Stored data -

....................

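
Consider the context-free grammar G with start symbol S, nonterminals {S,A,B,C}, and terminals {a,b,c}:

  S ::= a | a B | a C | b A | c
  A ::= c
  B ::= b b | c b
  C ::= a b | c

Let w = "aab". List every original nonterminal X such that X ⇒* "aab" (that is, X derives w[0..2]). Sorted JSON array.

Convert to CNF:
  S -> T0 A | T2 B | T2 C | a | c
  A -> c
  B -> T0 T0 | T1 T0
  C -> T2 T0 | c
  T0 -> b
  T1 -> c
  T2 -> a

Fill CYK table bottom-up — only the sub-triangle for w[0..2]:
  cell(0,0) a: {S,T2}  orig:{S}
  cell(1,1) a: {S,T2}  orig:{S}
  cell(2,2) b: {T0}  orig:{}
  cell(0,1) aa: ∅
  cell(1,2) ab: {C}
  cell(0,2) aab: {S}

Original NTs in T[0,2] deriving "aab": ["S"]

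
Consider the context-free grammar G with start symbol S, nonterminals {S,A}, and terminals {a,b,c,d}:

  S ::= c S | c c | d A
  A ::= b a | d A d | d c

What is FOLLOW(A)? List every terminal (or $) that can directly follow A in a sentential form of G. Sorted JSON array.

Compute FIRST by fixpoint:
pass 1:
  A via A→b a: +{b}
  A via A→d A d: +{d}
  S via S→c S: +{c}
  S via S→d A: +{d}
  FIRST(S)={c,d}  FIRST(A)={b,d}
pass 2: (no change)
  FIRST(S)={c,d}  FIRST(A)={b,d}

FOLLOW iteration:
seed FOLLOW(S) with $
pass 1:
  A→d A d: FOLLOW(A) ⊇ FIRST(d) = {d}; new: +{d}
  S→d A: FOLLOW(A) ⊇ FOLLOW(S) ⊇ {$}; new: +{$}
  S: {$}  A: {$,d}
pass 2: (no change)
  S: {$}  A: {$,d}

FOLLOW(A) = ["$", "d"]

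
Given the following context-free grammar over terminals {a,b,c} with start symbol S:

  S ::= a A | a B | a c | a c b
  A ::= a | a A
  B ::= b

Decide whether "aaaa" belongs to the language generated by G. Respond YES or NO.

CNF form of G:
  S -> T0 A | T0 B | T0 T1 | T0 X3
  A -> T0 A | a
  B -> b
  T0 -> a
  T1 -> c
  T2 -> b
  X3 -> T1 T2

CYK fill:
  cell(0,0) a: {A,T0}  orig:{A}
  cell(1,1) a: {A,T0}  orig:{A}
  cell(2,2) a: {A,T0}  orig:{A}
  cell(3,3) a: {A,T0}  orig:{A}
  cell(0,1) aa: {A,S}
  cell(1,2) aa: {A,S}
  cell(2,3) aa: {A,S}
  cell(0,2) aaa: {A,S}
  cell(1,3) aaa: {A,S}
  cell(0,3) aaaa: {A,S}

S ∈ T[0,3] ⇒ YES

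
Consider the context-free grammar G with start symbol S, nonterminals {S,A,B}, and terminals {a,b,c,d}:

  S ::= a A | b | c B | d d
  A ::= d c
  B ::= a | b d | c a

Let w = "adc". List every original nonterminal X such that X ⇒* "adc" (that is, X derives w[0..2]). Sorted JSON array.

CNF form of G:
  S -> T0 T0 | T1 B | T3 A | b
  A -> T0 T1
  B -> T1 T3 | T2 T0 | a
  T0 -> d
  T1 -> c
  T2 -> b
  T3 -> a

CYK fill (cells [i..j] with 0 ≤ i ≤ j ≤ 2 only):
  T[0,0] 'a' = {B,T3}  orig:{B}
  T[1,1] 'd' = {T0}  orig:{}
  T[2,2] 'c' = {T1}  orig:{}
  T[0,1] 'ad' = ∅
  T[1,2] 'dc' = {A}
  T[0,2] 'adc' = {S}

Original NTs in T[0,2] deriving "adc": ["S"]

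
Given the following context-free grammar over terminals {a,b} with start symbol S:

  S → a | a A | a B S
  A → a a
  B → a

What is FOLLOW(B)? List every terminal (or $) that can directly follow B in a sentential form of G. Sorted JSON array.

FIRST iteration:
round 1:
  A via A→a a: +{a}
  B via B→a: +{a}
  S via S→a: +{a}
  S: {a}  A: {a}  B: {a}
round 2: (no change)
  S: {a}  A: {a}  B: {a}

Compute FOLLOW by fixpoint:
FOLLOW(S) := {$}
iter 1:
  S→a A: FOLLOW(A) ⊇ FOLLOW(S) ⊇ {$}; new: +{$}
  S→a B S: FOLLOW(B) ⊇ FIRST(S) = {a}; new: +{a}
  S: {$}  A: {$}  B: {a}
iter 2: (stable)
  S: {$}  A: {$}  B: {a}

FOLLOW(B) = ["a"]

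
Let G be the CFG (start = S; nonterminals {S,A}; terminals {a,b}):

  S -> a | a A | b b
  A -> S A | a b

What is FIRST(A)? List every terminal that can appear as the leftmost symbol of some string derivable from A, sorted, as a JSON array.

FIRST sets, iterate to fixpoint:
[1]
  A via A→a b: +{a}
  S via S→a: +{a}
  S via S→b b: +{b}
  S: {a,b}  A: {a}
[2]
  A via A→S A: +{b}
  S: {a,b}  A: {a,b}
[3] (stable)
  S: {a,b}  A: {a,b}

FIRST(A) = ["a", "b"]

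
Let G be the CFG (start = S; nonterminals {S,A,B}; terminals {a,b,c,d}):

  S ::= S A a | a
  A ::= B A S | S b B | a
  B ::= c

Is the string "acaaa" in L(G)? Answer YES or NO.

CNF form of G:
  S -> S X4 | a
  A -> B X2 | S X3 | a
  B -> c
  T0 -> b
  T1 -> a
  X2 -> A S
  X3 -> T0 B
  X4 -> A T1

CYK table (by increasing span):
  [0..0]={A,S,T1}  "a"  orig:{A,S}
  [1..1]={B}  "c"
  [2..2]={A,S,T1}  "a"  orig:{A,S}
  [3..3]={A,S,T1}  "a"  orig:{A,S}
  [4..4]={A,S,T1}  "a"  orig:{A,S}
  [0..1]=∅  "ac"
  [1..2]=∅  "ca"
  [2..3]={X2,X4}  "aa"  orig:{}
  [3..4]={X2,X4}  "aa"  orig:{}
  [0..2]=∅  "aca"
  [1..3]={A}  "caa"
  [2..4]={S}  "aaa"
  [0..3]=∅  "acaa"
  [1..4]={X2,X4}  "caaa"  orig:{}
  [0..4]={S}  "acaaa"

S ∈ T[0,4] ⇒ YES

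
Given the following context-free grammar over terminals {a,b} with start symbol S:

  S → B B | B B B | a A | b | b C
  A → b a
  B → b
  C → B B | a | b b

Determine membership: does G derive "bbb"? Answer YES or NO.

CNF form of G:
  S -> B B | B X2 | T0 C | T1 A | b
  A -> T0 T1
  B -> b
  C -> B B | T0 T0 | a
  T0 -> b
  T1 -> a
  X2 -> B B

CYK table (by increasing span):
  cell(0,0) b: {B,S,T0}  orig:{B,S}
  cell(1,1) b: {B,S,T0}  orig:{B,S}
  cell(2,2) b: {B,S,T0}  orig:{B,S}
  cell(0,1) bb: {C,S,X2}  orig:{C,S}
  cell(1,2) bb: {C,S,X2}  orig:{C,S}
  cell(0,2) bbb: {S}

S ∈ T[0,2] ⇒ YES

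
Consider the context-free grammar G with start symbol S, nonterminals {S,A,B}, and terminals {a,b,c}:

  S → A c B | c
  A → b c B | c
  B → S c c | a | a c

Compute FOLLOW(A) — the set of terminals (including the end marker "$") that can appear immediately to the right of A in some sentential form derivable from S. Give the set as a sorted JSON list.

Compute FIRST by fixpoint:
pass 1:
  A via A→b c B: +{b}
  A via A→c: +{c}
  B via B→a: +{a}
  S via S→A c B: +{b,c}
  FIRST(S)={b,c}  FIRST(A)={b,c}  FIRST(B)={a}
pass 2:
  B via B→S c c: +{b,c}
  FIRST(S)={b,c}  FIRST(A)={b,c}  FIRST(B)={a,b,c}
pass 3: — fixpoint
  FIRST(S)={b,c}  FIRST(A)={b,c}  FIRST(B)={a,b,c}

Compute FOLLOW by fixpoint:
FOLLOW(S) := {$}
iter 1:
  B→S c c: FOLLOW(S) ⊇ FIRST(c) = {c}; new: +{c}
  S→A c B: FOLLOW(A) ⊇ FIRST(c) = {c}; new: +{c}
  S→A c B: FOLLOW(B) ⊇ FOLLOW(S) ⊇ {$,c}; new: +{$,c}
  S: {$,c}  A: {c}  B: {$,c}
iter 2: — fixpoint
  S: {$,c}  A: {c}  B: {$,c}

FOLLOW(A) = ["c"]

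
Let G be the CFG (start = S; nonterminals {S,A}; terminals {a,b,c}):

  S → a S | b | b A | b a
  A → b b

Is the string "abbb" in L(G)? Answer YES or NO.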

....................

Copy out only the lines above from the one with "A -> S A | a b" to the one with "C → B B | a | b b", inclusive, exactly as they stand.

Exercise solution -
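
  A -> S A | a b

What is FIRST(A)? List every terminal that can appear as the leftmost symbol of some string derivable from A, sorted, as a JSON array.

FIRST sets, iterate to fixpoint:
[1]
  A via A→a b: +{a}
  S via S→a: +{a}
  S via S→b b: +{b}
  S: {a,b}  A: {a}
[2]
  A via A→S A: +{b}
  S: {a,b}  A: {a,b}
[3] (stable)
  S: {a,b}  A: {a,b}

FIRST(A) = ["a", "b"]

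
Let G be the CFG (start = S; nonterminals {S,A,B}; terminals {a,b,c,d}):

  S ::= S A a | a
  A ::= B A S | S b B | a
  B ::= c

Is the string "acaaa" in L(G)? Answer YES or NO.

CNF form of G:
  S -> S X4 | a
  A -> B X2 | S X3 | a
  B -> c
  T0 -> b
  T1 -> a
  X2 -> A S
  X3 -> T0 B
  X4 -> A T1

CYK table (by increasing span):
  [0..0]={A,S,T1}  "a"  orig:{A,S}
  [1..1]={B}  "c"
  [2..2]={A,S,T1}  "a"  orig:{A,S}
  [3..3]={A,S,T1}  "a"  orig:{A,S}
  [4..4]={A,S,T1}  "a"  orig:{A,S}
  [0..1]=∅  "ac"
  [1..2]=∅  "ca"
  [2..3]={X2,X4}  "aa"  orig:{}
  [3..4]={X2,X4}  "aa"  orig:{}
  [0..2]=∅  "aca"
  [1..3]={A}  "caa"
  [2..4]={S}  "aaa"
  [0..3]=∅  "acaa"
  [1..4]={X2,X4}  "caaa"  orig:{}
  [0..4]={S}  "acaaa"

S ∈ T[0,4] ⇒ YES

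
Given the following context-free grammar over terminals {a,b} with start symbol S:

  S → B B | B B B | a A | b | b C
  A → b a
  B → b
  C → B B | a | b b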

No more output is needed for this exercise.